Exercise data START
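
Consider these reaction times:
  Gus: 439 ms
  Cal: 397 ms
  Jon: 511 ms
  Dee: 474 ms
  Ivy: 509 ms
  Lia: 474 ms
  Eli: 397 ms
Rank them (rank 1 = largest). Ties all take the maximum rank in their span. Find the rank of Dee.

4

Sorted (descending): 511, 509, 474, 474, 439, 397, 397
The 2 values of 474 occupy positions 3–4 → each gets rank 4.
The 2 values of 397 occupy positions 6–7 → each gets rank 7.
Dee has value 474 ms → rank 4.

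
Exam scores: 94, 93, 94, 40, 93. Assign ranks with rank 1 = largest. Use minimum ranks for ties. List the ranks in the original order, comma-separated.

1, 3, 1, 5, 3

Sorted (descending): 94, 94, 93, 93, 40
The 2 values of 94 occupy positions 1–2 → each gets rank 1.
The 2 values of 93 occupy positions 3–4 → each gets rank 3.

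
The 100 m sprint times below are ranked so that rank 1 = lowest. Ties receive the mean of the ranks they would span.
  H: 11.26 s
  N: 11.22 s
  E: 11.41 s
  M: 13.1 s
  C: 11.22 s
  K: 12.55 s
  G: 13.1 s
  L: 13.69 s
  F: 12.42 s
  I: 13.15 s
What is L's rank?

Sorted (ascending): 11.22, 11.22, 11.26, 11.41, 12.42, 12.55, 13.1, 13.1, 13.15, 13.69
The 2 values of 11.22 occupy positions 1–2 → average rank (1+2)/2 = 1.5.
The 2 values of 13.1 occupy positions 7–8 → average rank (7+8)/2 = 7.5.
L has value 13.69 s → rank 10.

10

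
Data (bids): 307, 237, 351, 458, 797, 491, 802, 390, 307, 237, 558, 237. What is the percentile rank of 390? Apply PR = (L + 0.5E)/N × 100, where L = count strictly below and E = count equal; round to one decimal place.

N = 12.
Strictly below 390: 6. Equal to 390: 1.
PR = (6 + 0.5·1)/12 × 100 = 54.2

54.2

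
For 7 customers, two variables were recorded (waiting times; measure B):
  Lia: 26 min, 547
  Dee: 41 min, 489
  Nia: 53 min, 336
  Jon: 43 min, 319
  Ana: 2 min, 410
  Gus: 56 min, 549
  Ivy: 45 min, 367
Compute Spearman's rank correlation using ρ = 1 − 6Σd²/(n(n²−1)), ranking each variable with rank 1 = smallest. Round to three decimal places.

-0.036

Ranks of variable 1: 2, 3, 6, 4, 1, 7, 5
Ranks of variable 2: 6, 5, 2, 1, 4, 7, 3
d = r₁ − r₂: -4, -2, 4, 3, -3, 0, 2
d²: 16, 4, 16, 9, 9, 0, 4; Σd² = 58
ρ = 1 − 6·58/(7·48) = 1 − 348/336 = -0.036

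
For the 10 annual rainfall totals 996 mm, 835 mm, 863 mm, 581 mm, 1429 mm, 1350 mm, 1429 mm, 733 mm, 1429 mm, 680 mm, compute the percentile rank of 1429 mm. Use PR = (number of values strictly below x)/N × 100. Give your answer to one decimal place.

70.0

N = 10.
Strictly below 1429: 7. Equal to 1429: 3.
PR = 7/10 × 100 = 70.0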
Exercise data END
Exercise data START
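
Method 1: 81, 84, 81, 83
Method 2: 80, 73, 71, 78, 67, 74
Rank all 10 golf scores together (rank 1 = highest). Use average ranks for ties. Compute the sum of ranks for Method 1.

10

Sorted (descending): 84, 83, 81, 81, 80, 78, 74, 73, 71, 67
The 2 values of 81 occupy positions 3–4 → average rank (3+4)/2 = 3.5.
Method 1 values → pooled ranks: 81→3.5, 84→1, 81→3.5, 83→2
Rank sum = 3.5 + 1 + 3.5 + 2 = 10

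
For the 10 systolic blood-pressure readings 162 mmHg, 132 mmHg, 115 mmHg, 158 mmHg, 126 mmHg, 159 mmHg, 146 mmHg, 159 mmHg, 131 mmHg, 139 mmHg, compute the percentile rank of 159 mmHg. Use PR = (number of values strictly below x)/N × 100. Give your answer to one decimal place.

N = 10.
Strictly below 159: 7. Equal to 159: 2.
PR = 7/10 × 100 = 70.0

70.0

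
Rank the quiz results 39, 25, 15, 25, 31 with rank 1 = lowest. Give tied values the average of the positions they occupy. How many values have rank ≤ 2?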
Exercise data END
Exercise data START
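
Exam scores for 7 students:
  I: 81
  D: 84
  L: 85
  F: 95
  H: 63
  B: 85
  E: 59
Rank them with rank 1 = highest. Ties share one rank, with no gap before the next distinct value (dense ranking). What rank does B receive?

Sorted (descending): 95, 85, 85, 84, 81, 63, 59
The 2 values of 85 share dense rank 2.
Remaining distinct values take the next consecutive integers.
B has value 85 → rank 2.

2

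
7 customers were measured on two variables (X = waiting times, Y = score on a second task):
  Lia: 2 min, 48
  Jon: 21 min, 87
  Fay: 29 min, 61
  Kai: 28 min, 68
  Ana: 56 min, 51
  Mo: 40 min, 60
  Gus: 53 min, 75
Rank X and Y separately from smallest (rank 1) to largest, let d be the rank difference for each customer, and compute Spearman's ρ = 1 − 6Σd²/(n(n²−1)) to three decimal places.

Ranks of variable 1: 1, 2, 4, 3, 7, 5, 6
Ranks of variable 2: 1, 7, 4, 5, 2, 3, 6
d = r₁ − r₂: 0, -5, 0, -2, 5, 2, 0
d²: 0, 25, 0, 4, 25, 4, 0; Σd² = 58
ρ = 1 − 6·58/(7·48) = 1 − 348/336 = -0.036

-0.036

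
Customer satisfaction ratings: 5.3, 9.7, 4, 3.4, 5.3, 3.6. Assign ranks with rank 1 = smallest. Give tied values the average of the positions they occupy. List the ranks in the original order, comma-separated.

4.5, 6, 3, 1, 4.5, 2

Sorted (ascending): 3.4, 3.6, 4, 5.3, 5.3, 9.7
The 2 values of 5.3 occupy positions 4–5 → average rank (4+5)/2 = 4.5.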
Exercise data END
● About this task
If a line in the records contains the word "customers", copy it out.

● Exercise answer
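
For 7 customers, two variables were recorded (waiting times; measure B):
7 customers were measured on two variables (X = waiting times, Y = score on a second task):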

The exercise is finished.